▶ TASK DESCRIPTION
Take the entries that follow and write each one out exactly.

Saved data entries
↓↓↓
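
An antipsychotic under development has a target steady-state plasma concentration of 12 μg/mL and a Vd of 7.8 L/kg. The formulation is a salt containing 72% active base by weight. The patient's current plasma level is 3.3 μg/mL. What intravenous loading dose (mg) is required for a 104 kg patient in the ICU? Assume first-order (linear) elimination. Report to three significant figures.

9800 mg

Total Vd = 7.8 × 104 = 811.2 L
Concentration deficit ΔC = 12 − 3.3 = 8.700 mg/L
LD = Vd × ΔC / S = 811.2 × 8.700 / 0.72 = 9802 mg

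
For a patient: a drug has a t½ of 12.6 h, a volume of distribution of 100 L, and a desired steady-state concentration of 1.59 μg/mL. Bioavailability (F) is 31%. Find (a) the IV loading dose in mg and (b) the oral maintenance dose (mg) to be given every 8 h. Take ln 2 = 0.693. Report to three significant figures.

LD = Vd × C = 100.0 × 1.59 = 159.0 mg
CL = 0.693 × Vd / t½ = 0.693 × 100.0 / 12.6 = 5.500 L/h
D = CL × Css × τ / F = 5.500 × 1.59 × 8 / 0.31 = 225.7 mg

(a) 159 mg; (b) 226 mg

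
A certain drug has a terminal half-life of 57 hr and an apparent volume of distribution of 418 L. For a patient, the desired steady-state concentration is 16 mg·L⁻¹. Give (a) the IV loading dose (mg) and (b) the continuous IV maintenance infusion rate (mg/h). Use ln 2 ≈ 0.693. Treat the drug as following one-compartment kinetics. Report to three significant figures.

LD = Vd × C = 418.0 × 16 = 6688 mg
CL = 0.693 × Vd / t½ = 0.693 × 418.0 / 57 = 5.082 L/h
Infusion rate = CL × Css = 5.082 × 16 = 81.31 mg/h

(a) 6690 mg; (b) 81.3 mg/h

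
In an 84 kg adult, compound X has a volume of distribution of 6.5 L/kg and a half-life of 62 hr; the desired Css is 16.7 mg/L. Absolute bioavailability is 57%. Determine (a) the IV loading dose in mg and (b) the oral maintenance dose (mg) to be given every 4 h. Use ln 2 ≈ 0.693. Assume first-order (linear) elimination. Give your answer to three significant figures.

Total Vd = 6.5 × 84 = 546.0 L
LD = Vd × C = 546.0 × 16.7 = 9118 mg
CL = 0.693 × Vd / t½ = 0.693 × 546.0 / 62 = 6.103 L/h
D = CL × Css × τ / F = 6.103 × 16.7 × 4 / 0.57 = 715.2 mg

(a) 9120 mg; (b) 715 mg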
↑↑↑
▶ RESPONSE FOR THIS EXERCISE
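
An antipsychotic under development has a target steady-state plasma concentration of 12 μg/mL and a Vd of 7.8 L/kg. The formulation is a salt containing 72% active base by weight. The patient's current plasma level is 3.3 μg/mL. What intravenous loading dose (mg) is required for a 104 kg patient in the ICU? Assume first-order (linear) elimination. Report to three significant figures.

9800 mg

Total Vd = 7.8 × 104 = 811.2 L
Concentration deficit ΔC = 12 − 3.3 = 8.700 mg/L
LD = Vd × ΔC / S = 811.2 × 8.700 / 0.72 = 9802 mg

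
For a patient: a drug has a t½ of 12.6 h, a volume of distribution of 100 L, and a desired steady-state concentration of 1.59 μg/mL. Bioavailability (F) is 31%. Find (a) the IV loading dose in mg and (b) the oral maintenance dose (mg) to be given every 8 h. Take ln 2 = 0.693. Report to three significant figures.

LD = Vd × C = 100.0 × 1.59 = 159.0 mg
CL = 0.693 × Vd / t½ = 0.693 × 100.0 / 12.6 = 5.500 L/h
D = CL × Css × τ / F = 5.500 × 1.59 × 8 / 0.31 = 225.7 mg

(a) 159 mg; (b) 226 mg

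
A certain drug has a terminal half-life of 57 hr and an apparent volume of distribution of 418 L. For a patient, the desired steady-state concentration is 16 mg·L⁻¹. Give (a) the IV loading dose (mg) and (b) the continuous IV maintenance infusion rate (mg/h). Use ln 2 ≈ 0.693. Treat the drug as following one-compartment kinetics. Report to three significant figures.

LD = Vd × C = 418.0 × 16 = 6688 mg
CL = 0.693 × Vd / t½ = 0.693 × 418.0 / 57 = 5.082 L/h
Infusion rate = CL × Css = 5.082 × 16 = 81.31 mg/h

(a) 6690 mg; (b) 81.3 mg/h

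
In an 84 kg adult, compound X has a volume of distribution of 6.5 L/kg and a half-life of 62 hr; the desired Css is 16.7 mg/L. Absolute bioavailability is 57%. Determine (a) the IV loading dose in mg and (b) the oral maintenance dose (mg) to be given every 4 h. Use ln 2 ≈ 0.693. Assume first-order (linear) elimination. Give your answer to three significant figures.

Total Vd = 6.5 × 84 = 546.0 L
LD = Vd × C = 546.0 × 16.7 = 9118 mg
CL = 0.693 × Vd / t½ = 0.693 × 546.0 / 62 = 6.103 L/h
D = CL × Css × τ / F = 6.103 × 16.7 × 4 / 0.57 = 715.2 mg

(a) 9120 mg; (b) 715 mg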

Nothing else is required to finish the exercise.